**WHAT THE EXERCISE ASKS:**
Could you return all of the listing below exactly, please?

*** INFORMATION GIVEN Section Begins ***

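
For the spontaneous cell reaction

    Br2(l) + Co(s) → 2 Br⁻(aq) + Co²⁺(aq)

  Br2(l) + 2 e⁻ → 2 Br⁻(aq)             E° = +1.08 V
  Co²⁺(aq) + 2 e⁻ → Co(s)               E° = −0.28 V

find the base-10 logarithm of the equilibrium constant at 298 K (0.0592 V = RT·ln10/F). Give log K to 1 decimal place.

The Br₂/Br⁻ couple is reduced (cathode); E°cell = +1.08 − (−0.28) = +1.36 V with n = 2.
At equilibrium E = 0, so log K = nE°cell / 0.0592 = (2)(+1.36) / 0.0592 = 45.9.

log K = 45.9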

*** INFORMATION GIVEN Section Ends ***

**COMPLETED TASK:**
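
For the spontaneous cell reaction

    Br2(l) + Co(s) → 2 Br⁻(aq) + Co²⁺(aq)

  Br2(l) + 2 e⁻ → 2 Br⁻(aq)             E° = +1.08 V
  Co²⁺(aq) + 2 e⁻ → Co(s)               E° = −0.28 V

find the base-10 logarithm of the equilibrium constant at 298 K (0.0592 V = RT·ln10/F). Give log K to 1 decimal place.

The Br₂/Br⁻ couple is reduced (cathode); E°cell = +1.08 − (−0.28) = +1.36 V with n = 2.
At equilibrium E = 0, so log K = nE°cell / 0.0592 = (2)(+1.36) / 0.0592 = 45.9.

log K = 45.9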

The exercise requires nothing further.